(Exercise materials Opens)
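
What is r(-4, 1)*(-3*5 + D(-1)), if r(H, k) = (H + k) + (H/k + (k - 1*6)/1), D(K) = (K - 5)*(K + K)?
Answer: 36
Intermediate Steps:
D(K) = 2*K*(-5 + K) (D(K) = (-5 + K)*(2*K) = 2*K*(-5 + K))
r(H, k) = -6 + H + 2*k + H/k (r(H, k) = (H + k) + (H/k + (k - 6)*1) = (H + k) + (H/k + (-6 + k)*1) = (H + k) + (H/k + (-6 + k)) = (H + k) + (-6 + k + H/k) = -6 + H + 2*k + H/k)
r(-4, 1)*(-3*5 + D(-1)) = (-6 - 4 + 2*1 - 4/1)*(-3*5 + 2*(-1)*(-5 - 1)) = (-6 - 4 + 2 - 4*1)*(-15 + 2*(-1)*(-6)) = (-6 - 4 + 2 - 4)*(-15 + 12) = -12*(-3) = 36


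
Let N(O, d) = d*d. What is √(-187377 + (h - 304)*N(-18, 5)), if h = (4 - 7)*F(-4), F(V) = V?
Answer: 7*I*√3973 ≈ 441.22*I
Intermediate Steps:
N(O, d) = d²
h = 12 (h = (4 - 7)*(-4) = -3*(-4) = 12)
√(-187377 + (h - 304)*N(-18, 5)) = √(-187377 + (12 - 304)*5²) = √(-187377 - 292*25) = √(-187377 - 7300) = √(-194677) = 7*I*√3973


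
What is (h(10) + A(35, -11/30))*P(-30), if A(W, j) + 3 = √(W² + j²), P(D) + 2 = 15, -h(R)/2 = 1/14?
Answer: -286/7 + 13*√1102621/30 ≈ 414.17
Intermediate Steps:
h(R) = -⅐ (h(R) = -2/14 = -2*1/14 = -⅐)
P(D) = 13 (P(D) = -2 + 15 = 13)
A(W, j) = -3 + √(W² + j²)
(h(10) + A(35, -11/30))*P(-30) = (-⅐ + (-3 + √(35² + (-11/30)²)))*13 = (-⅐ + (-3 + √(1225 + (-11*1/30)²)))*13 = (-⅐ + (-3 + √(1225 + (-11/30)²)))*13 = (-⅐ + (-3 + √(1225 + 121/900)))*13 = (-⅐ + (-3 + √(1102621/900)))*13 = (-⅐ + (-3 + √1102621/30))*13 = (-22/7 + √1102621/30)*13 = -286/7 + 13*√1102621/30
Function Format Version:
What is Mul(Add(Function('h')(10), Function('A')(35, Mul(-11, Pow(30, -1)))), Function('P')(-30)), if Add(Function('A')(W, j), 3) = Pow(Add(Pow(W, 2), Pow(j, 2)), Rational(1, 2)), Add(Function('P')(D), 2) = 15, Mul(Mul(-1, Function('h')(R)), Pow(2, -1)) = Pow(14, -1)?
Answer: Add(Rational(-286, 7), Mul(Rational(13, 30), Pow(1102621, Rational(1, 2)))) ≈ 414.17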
(Exercise materials Closes)
(Exercise materials Opens)
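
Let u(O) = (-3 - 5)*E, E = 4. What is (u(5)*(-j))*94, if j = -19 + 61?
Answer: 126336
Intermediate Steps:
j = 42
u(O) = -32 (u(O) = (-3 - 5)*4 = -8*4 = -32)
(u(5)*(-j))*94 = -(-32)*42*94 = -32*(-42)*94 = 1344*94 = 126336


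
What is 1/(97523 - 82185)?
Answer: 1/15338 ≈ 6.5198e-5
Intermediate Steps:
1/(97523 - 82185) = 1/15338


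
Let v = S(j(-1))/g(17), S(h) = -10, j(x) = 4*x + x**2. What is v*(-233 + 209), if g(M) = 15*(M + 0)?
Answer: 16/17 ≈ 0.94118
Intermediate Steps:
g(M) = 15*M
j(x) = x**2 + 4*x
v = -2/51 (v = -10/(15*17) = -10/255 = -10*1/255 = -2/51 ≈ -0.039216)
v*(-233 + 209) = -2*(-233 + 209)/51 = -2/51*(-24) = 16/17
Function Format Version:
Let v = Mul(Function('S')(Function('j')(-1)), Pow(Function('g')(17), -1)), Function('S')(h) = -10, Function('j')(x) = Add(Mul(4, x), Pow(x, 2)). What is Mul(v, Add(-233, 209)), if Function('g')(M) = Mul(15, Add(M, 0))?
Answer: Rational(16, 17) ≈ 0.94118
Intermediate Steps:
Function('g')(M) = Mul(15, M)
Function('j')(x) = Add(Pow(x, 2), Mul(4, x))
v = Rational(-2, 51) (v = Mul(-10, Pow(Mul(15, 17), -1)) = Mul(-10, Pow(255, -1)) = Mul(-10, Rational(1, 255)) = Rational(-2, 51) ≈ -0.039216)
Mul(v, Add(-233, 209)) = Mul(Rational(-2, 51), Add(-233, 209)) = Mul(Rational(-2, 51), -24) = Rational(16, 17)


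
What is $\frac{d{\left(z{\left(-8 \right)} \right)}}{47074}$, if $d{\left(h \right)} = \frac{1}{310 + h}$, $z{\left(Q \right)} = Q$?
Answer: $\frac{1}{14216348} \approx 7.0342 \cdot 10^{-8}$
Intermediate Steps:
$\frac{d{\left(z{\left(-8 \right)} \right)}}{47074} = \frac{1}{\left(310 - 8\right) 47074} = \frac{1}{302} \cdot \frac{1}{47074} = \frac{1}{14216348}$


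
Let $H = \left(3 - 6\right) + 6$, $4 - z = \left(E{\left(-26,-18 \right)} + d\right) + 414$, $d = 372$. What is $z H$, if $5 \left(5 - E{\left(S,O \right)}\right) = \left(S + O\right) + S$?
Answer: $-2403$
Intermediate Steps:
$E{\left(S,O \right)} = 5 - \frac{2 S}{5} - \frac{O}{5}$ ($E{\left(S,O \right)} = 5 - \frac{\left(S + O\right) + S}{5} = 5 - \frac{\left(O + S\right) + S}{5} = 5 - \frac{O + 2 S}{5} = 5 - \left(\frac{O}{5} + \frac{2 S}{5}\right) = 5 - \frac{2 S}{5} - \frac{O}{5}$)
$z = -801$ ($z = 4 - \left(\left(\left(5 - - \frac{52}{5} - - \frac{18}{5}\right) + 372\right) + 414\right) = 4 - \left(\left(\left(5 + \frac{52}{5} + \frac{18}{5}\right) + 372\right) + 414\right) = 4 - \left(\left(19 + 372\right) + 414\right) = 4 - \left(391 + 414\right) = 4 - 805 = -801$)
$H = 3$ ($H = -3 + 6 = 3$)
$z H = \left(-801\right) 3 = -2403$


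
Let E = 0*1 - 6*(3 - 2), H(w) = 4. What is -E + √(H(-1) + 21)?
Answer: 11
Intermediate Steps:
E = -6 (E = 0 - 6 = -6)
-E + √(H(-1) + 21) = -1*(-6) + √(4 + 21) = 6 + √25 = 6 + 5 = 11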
(Exercise materials Closes)
*Task directions*
Look above for the line with "What is r(-4, 1)*(-3*5" and the line with "Answer: 7*I*√3973 ≈ 441.22*I", and reproduce exactly those two lines plus every line between, nothing more.

*Task answer*
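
What is r(-4, 1)*(-3*5 + D(-1)), if r(H, k) = (H + k) + (H/k + (k - 1*6)/1), D(K) = (K - 5)*(K + K)?
Answer: 36
Intermediate Steps:
D(K) = 2*K*(-5 + K) (D(K) = (-5 + K)*(2*K) = 2*K*(-5 + K))
r(H, k) = -6 + H + 2*k + H/k (r(H, k) = (H + k) + (H/k + (k - 6)*1) = (H + k) + (H/k + (-6 + k)*1) = (H + k) + (H/k + (-6 + k)) = (H + k) + (-6 + k + H/k) = -6 + H + 2*k + H/k)
r(-4, 1)*(-3*5 + D(-1)) = (-6 - 4 + 2*1 - 4/1)*(-3*5 + 2*(-1)*(-5 - 1)) = (-6 - 4 + 2 - 4*1)*(-15 + 2*(-1)*(-6)) = (-6 - 4 + 2 - 4)*(-15 + 12) = -12*(-3) = 36


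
Let N(O, d) = d*d. What is √(-187377 + (h - 304)*N(-18, 5)), if h = (4 - 7)*F(-4), F(V) = V?
Answer: 7*I*√3973 ≈ 441.22*I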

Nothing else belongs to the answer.